• Stored data
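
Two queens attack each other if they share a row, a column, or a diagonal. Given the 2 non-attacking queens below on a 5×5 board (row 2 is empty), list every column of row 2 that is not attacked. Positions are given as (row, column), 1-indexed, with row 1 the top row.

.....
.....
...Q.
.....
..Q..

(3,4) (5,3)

(3,4) attacks row 2 at column 4 and diagonals 3, 5.
(5,3) attacks row 2 at column 3.
Attacked columns: {3, 4, 5}. Safe: {1, 2}.

columns 1, 2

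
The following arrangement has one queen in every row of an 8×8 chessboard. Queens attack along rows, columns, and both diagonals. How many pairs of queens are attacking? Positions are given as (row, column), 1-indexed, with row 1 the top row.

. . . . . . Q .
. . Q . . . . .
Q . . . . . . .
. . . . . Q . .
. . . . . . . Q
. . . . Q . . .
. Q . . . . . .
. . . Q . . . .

0

All columns are distinct and no two queens satisfy |Δrow| = |Δcol|, so no pair attacks.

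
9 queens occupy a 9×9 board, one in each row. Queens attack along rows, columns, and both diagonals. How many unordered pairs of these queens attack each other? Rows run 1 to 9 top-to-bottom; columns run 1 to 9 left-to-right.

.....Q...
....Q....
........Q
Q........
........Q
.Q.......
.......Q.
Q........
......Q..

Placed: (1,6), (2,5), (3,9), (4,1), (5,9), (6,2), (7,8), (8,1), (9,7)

3

Same column: (3,9)–(5,9) (column 9); (4,1)–(8,1) (column 1).
Same diagonal: (1,6)–(2,5) (|1−2| = |6−5| = 1).
Total attacking pairs: 3.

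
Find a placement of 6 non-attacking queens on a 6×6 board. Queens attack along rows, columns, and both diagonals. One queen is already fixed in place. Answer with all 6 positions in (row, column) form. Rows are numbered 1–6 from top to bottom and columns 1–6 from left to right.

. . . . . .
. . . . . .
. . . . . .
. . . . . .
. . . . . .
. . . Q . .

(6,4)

Row 1: attacked by (6,4)→{4}. Safe: 1, 2, 3, 5, 6. Place at column 3.
Row 2: attacked by (1,3)→{2,3,4}; (6,4)→{4}. Safe: 1, 5, 6. Place at column 6.
Row 3: attacked by (1,3)→{1,3,5}; (2,6)→{5,6}; (6,4)→{1,4}. Safe: 2. Place at column 2.
Row 4: attacked by (1,3)→{3,6}; (2,6)→{4,6}; (3,2)→{1,2,3}; (6,4)→{2,4,6}. Safe: 5. Place at column 5.
Row 5: attacked by (1,3)→{3}; (2,6)→{3,6}; (3,2)→{2,4}; (4,5)→{4,5,6}; (6,4)→{3,4,5}. Safe: 1. Place at column 1.
Columns [3, 6, 2, 5, 1, 4], r−c [-2, -4, 1, -1, 4, 2], r+c [4, 8, 5, 9, 6, 10] are all distinct, so no two queens attack.

(1,3) (2,6) (3,2) (4,5) (5,1) (6,4)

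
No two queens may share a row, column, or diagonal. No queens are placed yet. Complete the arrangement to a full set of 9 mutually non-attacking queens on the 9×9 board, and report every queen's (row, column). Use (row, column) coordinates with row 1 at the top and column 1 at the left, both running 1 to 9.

(1,3) (2,5) (3,2) (4,8) (5,1) (6,4) (7,7) (8,9) (9,6)

Row 1: Safe: 1, 2, 3, 4, 5, 6, 7, 8, 9. Place at column 3.
Row 2: attacked by (1,3)→{2,3,4}. Safe: 1, 5, 6, 7, 8, 9. Place at column 5.
Row 3: attacked by (1,3)→{1,3,5}; (2,5)→{4,5,6}. Safe: 2, 7, 8, 9. Place at column 2.
Row 4: attacked by (1,3)→{3,6}; (2,5)→{3,5,7}; (3,2)→{1,2,3}. Safe: 4, 8, 9. Place at column 8.
Row 5: attacked by (1,3)→{3,7}; (2,5)→{2,5,8}; (3,2)→{2,4}; (4,8)→{7,8,9}. Safe: 1, 6. Place at column 1.
Row 6: attacked by (1,3)→{3,8}; (2,5)→{1,5,9}; (3,2)→{2,5}; (4,8)→{6,8}; (5,1)→{1,2}. Safe: 4, 7. Place at column 4.
Row 7: attacked by (1,3)→{3,9}; (2,5)→{5}; (3,2)→{2,6}; (4,8)→{5,8}; (5,1)→{1,3}; (6,4)→{3,4,5}. Safe: 7. Place at column 7.
Row 8: attacked by (1,3)→{3}; (2,5)→{5}; (3,2)→{2,7}; (4,8)→{4,8}; (5,1)→{1,4}; (6,4)→{2,4,6}; (7,7)→{6,7,8}. Safe: 9. Place at column 9.
Row 9: attacked by (1,3)→{3}; (2,5)→{5}; (3,2)→{2,8}; (4,8)→{3,8}; (5,1)→{1,5}; (6,4)→{1,4,7}; (7,7)→{5,7,9}; (8,9)→{8,9}. Safe: 6. Place at column 6.
Columns [3, 5, 2, 8, 1, 4, 7, 9, 6], r−c [-2, -3, 1, -4, 4, 2, 0, -1, 3], r+c [4, 7, 5, 12, 6, 10, 14, 17, 15] are all distinct, so no two queens attack.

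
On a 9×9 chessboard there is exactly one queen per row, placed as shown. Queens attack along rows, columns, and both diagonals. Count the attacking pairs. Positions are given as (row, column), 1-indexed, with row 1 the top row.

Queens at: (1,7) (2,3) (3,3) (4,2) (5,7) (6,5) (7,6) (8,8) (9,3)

Same column: (1,7)–(5,7) (column 7); (2,3)–(3,3) (column 3); (2,3)–(9,3) (column 3); (3,3)–(9,3) (column 3).
Same diagonal: (3,3)–(4,2) (|3−4| = |3−2| = 1); (3,3)–(8,8) (|3−8| = |3−8| = 5); (5,7)–(9,3) (|5−9| = |7−3| = 4); (6,5)–(7,6) (|6−7| = |5−6| = 1).
Total attacking pairs: 8.

8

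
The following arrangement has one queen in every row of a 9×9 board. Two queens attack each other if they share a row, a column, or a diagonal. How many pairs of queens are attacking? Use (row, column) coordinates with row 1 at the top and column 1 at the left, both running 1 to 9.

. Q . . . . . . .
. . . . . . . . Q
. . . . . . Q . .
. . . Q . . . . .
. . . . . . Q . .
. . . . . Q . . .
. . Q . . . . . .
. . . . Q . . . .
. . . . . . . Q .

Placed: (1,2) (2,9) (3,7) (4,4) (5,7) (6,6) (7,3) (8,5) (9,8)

Same column: (3,7)–(5,7) (column 7).
Same diagonal: (3,7)–(7,3) (|3−7| = |7−3| = 4); (4,4)–(6,6) (|4−6| = |4−6| = 2); (5,7)–(6,6) (|5−6| = |7−6| = 1).
Total attacking pairs: 4.

4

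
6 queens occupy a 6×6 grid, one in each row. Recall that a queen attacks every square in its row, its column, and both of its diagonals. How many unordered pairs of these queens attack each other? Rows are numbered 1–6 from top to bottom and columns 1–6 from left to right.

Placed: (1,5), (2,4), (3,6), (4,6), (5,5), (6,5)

Same column: (1,5)–(5,5) (column 5); (1,5)–(6,5) (column 5); (3,6)–(4,6) (column 6); (5,5)–(6,5) (column 5).
Same diagonal: (1,5)–(2,4) (|1−2| = |5−4| = 1); (2,4)–(4,6) (|2−4| = |4−6| = 2); (4,6)–(5,5) (|4−5| = |6−5| = 1).
Total attacking pairs: 7.

7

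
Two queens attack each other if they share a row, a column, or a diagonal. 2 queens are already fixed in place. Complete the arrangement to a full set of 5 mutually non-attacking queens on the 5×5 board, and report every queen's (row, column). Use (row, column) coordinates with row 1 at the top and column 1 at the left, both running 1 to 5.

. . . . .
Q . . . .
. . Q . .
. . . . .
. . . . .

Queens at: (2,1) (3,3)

(1,4) (2,1) (3,3) (4,5) (5,2)

Row 1: attacked by (2,1)→{1,2}; (3,3)→{1,3,5}. Safe: 4. Place at column 4.
Row 4: attacked by (1,4)→{1,4}; (2,1)→{1,3}; (3,3)→{2,3,4}. Safe: 5. Place at column 5.
Row 5: attacked by (1,4)→{4}; (2,1)→{1,4}; (3,3)→{1,3,5}; (4,5)→{4,5}. Safe: 2. Place at column 2.
Columns [4, 1, 3, 5, 2], r−c [-3, 1, 0, -1, 3], r+c [5, 3, 6, 9, 7] are all distinct, so no two queens attack.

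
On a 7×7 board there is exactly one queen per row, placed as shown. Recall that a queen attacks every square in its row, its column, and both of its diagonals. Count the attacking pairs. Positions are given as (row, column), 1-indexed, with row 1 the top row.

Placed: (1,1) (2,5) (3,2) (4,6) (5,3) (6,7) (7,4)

All columns are distinct and no two queens satisfy |Δrow| = |Δcol|, so no pair attacks.

0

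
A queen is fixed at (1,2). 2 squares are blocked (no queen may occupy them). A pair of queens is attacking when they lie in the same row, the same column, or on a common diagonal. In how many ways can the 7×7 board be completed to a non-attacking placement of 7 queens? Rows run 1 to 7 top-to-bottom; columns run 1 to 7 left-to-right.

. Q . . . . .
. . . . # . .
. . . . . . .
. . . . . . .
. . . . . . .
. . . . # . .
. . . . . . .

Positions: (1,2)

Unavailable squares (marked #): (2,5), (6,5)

Branch on row 2: col 4 → 1; col 6 → 1; col 7 → 1.
Sum: 1 + 1 + 1 = 3.

3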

• Task brief
Read through the entries above and copy each line that has the string "numbered" in it.

• Response below
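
Find a placement of 6 non-attacking queens on a 6×6 board. Queens attack along rows, columns, and both diagonals. One queen is already fixed in place. Answer with all 6 positions in (row, column) form. Rows are numbered 1–6 from top to bottom and columns 1–6 from left to right.
6 queens occupy a 6×6 grid, one in each row. Recall that a queen attacks every square in its row, its column, and both of its diagonals. How many unordered pairs of these queens attack each other? Rows are numbered 1–6 from top to bottom and columns 1–6 from left to right.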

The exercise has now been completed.